#### Description of the task
Whenever a line in the material below includes "General", copy that line.

#### Provided data
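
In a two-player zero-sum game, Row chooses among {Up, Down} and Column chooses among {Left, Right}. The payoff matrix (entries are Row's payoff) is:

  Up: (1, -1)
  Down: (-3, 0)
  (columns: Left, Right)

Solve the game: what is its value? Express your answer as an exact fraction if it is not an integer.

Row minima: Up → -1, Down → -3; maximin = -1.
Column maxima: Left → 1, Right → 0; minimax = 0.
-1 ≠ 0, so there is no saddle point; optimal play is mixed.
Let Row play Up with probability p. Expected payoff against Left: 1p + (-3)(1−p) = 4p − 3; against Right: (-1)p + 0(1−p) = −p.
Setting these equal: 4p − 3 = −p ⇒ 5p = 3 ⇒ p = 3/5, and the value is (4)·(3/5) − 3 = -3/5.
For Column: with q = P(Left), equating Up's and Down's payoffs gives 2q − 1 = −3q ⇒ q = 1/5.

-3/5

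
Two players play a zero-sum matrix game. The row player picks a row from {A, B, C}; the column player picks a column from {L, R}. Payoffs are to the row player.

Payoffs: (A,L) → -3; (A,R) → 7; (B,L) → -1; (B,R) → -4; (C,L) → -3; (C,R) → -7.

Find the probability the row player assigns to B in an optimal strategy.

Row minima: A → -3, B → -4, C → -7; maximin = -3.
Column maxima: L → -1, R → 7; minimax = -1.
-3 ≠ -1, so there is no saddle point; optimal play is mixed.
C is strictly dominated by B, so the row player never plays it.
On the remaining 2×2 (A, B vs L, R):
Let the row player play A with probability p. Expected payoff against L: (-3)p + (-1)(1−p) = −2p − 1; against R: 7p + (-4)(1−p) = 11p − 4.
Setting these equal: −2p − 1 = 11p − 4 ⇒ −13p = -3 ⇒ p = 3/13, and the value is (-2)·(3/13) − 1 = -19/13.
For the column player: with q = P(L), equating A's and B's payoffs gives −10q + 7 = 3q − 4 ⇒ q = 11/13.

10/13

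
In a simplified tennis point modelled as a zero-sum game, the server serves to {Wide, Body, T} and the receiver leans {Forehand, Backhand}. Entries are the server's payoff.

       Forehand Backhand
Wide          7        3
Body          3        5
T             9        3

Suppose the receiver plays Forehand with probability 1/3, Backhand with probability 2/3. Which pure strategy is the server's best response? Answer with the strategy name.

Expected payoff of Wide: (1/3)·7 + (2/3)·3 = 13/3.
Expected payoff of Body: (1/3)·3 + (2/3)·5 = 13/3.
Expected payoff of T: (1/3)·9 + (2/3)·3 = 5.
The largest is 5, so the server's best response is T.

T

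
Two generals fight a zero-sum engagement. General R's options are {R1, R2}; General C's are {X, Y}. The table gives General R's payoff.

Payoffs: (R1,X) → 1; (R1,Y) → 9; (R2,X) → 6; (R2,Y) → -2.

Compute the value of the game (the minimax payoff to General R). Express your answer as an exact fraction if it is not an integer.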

#### Result of this exercise
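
Two generals fight a zero-sum engagement. General R's options are {R1, R2}; General C's are {X, Y}. The table gives General R's payoff.
Compute the value of the game (the minimax payoff to General R). Express your answer as an exact fraction if it is not an integer.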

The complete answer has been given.